• INFORMATION PROVIDED

= Beginning of Section =

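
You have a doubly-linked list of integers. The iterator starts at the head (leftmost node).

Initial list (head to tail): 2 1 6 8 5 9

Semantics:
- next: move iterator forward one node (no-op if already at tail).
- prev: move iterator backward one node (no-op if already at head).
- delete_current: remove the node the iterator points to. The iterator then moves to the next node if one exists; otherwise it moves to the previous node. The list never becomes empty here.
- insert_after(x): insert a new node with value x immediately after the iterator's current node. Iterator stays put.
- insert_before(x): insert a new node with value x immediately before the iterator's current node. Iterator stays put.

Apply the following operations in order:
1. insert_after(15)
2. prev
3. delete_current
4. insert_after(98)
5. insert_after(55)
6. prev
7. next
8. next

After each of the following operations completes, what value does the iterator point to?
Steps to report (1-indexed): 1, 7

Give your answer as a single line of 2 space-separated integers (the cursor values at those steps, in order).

After 1 (insert_after(15)): list=[2, 15, 1, 6, 8, 5, 9] cursor@2
After 2 (prev): list=[2, 15, 1, 6, 8, 5, 9] cursor@2
After 3 (delete_current): list=[15, 1, 6, 8, 5, 9] cursor@15
After 4 (insert_after(98)): list=[15, 98, 1, 6, 8, 5, 9] cursor@15
After 5 (insert_after(55)): list=[15, 55, 98, 1, 6, 8, 5, 9] cursor@15
After 6 (prev): list=[15, 55, 98, 1, 6, 8, 5, 9] cursor@15
After 7 (next): list=[15, 55, 98, 1, 6, 8, 5, 9] cursor@55
After 8 (next): list=[15, 55, 98, 1, 6, 8, 5, 9] cursor@98

Answer: 2 55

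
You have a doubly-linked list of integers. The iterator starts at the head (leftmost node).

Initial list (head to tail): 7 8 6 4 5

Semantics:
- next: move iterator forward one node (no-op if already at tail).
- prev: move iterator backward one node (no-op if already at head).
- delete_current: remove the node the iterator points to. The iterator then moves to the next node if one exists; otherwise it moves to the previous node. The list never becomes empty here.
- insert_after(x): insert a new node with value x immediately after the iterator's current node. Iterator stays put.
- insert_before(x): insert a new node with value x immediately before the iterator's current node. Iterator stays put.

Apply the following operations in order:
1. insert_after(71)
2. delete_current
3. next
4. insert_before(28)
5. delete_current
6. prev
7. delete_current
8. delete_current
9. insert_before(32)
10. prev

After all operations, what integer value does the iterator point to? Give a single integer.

Answer: 32

Derivation:
After 1 (insert_after(71)): list=[7, 71, 8, 6, 4, 5] cursor@7
After 2 (delete_current): list=[71, 8, 6, 4, 5] cursor@71
After 3 (next): list=[71, 8, 6, 4, 5] cursor@8
After 4 (insert_before(28)): list=[71, 28, 8, 6, 4, 5] cursor@8
After 5 (delete_current): list=[71, 28, 6, 4, 5] cursor@6
After 6 (prev): list=[71, 28, 6, 4, 5] cursor@28
After 7 (delete_current): list=[71, 6, 4, 5] cursor@6
After 8 (delete_current): list=[71, 4, 5] cursor@4
After 9 (insert_before(32)): list=[71, 32, 4, 5] cursor@4
After 10 (prev): list=[71, 32, 4, 5] cursor@32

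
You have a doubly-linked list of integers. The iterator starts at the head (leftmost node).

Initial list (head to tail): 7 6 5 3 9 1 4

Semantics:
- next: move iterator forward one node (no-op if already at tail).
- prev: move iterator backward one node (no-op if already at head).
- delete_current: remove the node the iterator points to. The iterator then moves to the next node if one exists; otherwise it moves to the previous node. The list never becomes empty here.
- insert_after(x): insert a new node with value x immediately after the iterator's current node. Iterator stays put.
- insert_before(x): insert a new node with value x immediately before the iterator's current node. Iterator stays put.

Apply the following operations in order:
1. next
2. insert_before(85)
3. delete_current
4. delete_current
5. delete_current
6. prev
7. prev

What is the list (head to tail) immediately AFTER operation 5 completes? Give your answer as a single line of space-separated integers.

After 1 (next): list=[7, 6, 5, 3, 9, 1, 4] cursor@6
After 2 (insert_before(85)): list=[7, 85, 6, 5, 3, 9, 1, 4] cursor@6
After 3 (delete_current): list=[7, 85, 5, 3, 9, 1, 4] cursor@5
After 4 (delete_current): list=[7, 85, 3, 9, 1, 4] cursor@3
After 5 (delete_current): list=[7, 85, 9, 1, 4] cursor@9

Answer: 7 85 9 1 4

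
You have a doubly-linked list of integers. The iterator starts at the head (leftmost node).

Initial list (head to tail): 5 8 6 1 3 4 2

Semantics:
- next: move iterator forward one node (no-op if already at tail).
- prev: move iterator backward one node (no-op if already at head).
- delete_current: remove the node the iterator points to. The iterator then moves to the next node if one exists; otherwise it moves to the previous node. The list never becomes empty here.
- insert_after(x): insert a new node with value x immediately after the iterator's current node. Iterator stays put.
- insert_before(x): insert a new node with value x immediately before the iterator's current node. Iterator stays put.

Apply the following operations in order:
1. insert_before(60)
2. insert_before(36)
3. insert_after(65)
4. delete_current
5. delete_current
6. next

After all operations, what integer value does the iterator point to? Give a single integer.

After 1 (insert_before(60)): list=[60, 5, 8, 6, 1, 3, 4, 2] cursor@5
After 2 (insert_before(36)): list=[60, 36, 5, 8, 6, 1, 3, 4, 2] cursor@5
After 3 (insert_after(65)): list=[60, 36, 5, 65, 8, 6, 1, 3, 4, 2] cursor@5
After 4 (delete_current): list=[60, 36, 65, 8, 6, 1, 3, 4, 2] cursor@65
After 5 (delete_current): list=[60, 36, 8, 6, 1, 3, 4, 2] cursor@8
After 6 (next): list=[60, 36, 8, 6, 1, 3, 4, 2] cursor@6

Answer: 6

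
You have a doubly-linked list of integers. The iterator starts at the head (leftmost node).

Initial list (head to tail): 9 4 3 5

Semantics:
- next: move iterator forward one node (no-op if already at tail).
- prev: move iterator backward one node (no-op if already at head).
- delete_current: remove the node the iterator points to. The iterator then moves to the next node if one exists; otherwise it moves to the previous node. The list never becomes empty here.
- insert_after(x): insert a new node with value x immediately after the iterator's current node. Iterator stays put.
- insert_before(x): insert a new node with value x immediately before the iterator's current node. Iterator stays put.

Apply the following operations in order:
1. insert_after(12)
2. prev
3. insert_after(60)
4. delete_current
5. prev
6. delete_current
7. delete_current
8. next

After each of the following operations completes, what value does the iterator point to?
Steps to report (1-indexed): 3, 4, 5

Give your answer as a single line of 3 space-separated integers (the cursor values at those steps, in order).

Answer: 9 60 60

Derivation:
After 1 (insert_after(12)): list=[9, 12, 4, 3, 5] cursor@9
After 2 (prev): list=[9, 12, 4, 3, 5] cursor@9
After 3 (insert_after(60)): list=[9, 60, 12, 4, 3, 5] cursor@9
After 4 (delete_current): list=[60, 12, 4, 3, 5] cursor@60
After 5 (prev): list=[60, 12, 4, 3, 5] cursor@60
After 6 (delete_current): list=[12, 4, 3, 5] cursor@12
After 7 (delete_current): list=[4, 3, 5] cursor@4
After 8 (next): list=[4, 3, 5] cursor@3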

= End of Section =

• PROBLEM STATEMENT
Repeat every record above precisely.

• WRITTEN ANSWER
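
You have a doubly-linked list of integers. The iterator starts at the head (leftmost node).

Initial list (head to tail): 2 1 6 8 5 9

Semantics:
- next: move iterator forward one node (no-op if already at tail).
- prev: move iterator backward one node (no-op if already at head).
- delete_current: remove the node the iterator points to. The iterator then moves to the next node if one exists; otherwise it moves to the previous node. The list never becomes empty here.
- insert_after(x): insert a new node with value x immediately after the iterator's current node. Iterator stays put.
- insert_before(x): insert a new node with value x immediately before the iterator's current node. Iterator stays put.

Apply the following operations in order:
1. insert_after(15)
2. prev
3. delete_current
4. insert_after(98)
5. insert_after(55)
6. prev
7. next
8. next

After each of the following operations completes, what value does the iterator point to?
Steps to report (1-indexed): 1, 7

Give your answer as a single line of 2 space-separated integers (the cursor values at those steps, in order).

After 1 (insert_after(15)): list=[2, 15, 1, 6, 8, 5, 9] cursor@2
After 2 (prev): list=[2, 15, 1, 6, 8, 5, 9] cursor@2
After 3 (delete_current): list=[15, 1, 6, 8, 5, 9] cursor@15
After 4 (insert_after(98)): list=[15, 98, 1, 6, 8, 5, 9] cursor@15
After 5 (insert_after(55)): list=[15, 55, 98, 1, 6, 8, 5, 9] cursor@15
After 6 (prev): list=[15, 55, 98, 1, 6, 8, 5, 9] cursor@15
After 7 (next): list=[15, 55, 98, 1, 6, 8, 5, 9] cursor@55
After 8 (next): list=[15, 55, 98, 1, 6, 8, 5, 9] cursor@98

Answer: 2 55

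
You have a doubly-linked list of integers. The iterator starts at the head (leftmost node).

Initial list (head to tail): 7 8 6 4 5

Semantics:
- next: move iterator forward one node (no-op if already at tail).
- prev: move iterator backward one node (no-op if already at head).
- delete_current: remove the node the iterator points to. The iterator then moves to the next node if one exists; otherwise it moves to the previous node. The list never becomes empty here.
- insert_after(x): insert a new node with value x immediately after the iterator's current node. Iterator stays put.
- insert_before(x): insert a new node with value x immediately before the iterator's current node. Iterator stays put.

Apply the following operations in order:
1. insert_after(71)
2. delete_current
3. next
4. insert_before(28)
5. delete_current
6. prev
7. delete_current
8. delete_current
9. insert_before(32)
10. prev

After all operations, what integer value does the iterator point to? Give a single integer.

Answer: 32

Derivation:
After 1 (insert_after(71)): list=[7, 71, 8, 6, 4, 5] cursor@7
After 2 (delete_current): list=[71, 8, 6, 4, 5] cursor@71
After 3 (next): list=[71, 8, 6, 4, 5] cursor@8
After 4 (insert_before(28)): list=[71, 28, 8, 6, 4, 5] cursor@8
After 5 (delete_current): list=[71, 28, 6, 4, 5] cursor@6
After 6 (prev): list=[71, 28, 6, 4, 5] cursor@28
After 7 (delete_current): list=[71, 6, 4, 5] cursor@6
After 8 (delete_current): list=[71, 4, 5] cursor@4
After 9 (insert_before(32)): list=[71, 32, 4, 5] cursor@4
After 10 (prev): list=[71, 32, 4, 5] cursor@32

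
You have a doubly-linked list of integers. The iterator starts at the head (leftmost node).

Initial list (head to tail): 7 6 5 3 9 1 4

Semantics:
- next: move iterator forward one node (no-op if already at tail).
- prev: move iterator backward one node (no-op if already at head).
- delete_current: remove the node the iterator points to. The iterator then moves to the next node if one exists; otherwise it moves to the previous node. The list never becomes empty here.
- insert_after(x): insert a new node with value x immediately after the iterator's current node. Iterator stays put.
- insert_before(x): insert a new node with value x immediately before the iterator's current node. Iterator stays put.

Apply the following operations in order:
1. next
2. insert_before(85)
3. delete_current
4. delete_current
5. delete_current
6. prev
7. prev

What is the list (head to tail) immediately AFTER operation 5 completes? Give your answer as a single line of space-separated integers.

After 1 (next): list=[7, 6, 5, 3, 9, 1, 4] cursor@6
After 2 (insert_before(85)): list=[7, 85, 6, 5, 3, 9, 1, 4] cursor@6
After 3 (delete_current): list=[7, 85, 5, 3, 9, 1, 4] cursor@5
After 4 (delete_current): list=[7, 85, 3, 9, 1, 4] cursor@3
After 5 (delete_current): list=[7, 85, 9, 1, 4] cursor@9

Answer: 7 85 9 1 4

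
You have a doubly-linked list of integers. The iterator starts at the head (leftmost node).

Initial list (head to tail): 5 8 6 1 3 4 2

Semantics:
- next: move iterator forward one node (no-op if already at tail).
- prev: move iterator backward one node (no-op if already at head).
- delete_current: remove the node the iterator points to. The iterator then moves to the next node if one exists; otherwise it moves to the previous node. The list never becomes empty here.
- insert_after(x): insert a new node with value x immediately after the iterator's current node. Iterator stays put.
- insert_before(x): insert a new node with value x immediately before the iterator's current node. Iterator stays put.

Apply the following operations in order:
1. insert_before(60)
2. insert_before(36)
3. insert_after(65)
4. delete_current
5. delete_current
6. next

After all operations, what integer value does the iterator point to? Give a single integer.

After 1 (insert_before(60)): list=[60, 5, 8, 6, 1, 3, 4, 2] cursor@5
After 2 (insert_before(36)): list=[60, 36, 5, 8, 6, 1, 3, 4, 2] cursor@5
After 3 (insert_after(65)): list=[60, 36, 5, 65, 8, 6, 1, 3, 4, 2] cursor@5
After 4 (delete_current): list=[60, 36, 65, 8, 6, 1, 3, 4, 2] cursor@65
After 5 (delete_current): list=[60, 36, 8, 6, 1, 3, 4, 2] cursor@8
After 6 (next): list=[60, 36, 8, 6, 1, 3, 4, 2] cursor@6

Answer: 6

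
You have a doubly-linked list of integers. The iterator starts at the head (leftmost node).

Initial list (head to tail): 9 4 3 5

Semantics:
- next: move iterator forward one node (no-op if already at tail).
- prev: move iterator backward one node (no-op if already at head).
- delete_current: remove the node the iterator points to. The iterator then moves to the next node if one exists; otherwise it moves to the previous node. The list never becomes empty here.
- insert_after(x): insert a new node with value x immediately after the iterator's current node. Iterator stays put.
- insert_before(x): insert a new node with value x immediately before the iterator's current node. Iterator stays put.

Apply the following operations in order:
1. insert_after(12)
2. prev
3. insert_after(60)
4. delete_current
5. prev
6. delete_current
7. delete_current
8. next

After each of the following operations completes, what value does the iterator point to?
Steps to report (1-indexed): 3, 4, 5

Give your answer as a single line of 3 space-separated integers (the cursor values at those steps, in order).

Answer: 9 60 60

Derivation:
After 1 (insert_after(12)): list=[9, 12, 4, 3, 5] cursor@9
After 2 (prev): list=[9, 12, 4, 3, 5] cursor@9
After 3 (insert_after(60)): list=[9, 60, 12, 4, 3, 5] cursor@9
After 4 (delete_current): list=[60, 12, 4, 3, 5] cursor@60
After 5 (prev): list=[60, 12, 4, 3, 5] cursor@60
After 6 (delete_current): list=[12, 4, 3, 5] cursor@12
After 7 (delete_current): list=[4, 3, 5] cursor@4
After 8 (next): list=[4, 3, 5] cursor@3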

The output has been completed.